Available records:
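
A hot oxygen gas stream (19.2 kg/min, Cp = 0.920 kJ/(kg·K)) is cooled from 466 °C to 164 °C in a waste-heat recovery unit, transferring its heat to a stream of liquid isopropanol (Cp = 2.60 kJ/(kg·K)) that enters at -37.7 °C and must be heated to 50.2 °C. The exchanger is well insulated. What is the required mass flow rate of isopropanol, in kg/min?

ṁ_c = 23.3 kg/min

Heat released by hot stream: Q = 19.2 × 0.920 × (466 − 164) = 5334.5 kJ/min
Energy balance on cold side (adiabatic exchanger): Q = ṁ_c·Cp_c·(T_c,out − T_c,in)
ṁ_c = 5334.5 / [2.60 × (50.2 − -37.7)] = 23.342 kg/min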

Work task: Retype the records in full. Keep every line identical to the original.

Result of this task:
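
A hot oxygen gas stream (19.2 kg/min, Cp = 0.920 kJ/(kg·K)) is cooled from 466 °C to 164 °C in a waste-heat recovery unit, transferring its heat to a stream of liquid isopropanol (Cp = 2.60 kJ/(kg·K)) that enters at -37.7 °C and must be heated to 50.2 °C. The exchanger is well insulated. What is the required mass flow rate of isopropanol, in kg/min?

ṁ_c = 23.3 kg/min

Heat released by hot stream: Q = 19.2 × 0.920 × (466 − 164) = 5334.5 kJ/min
Energy balance on cold side (adiabatic exchanger): Q = ṁ_c·Cp_c·(T_c,out − T_c,in)
ṁ_c = 5334.5 / [2.60 × (50.2 − -37.7)] = 23.342 kg/min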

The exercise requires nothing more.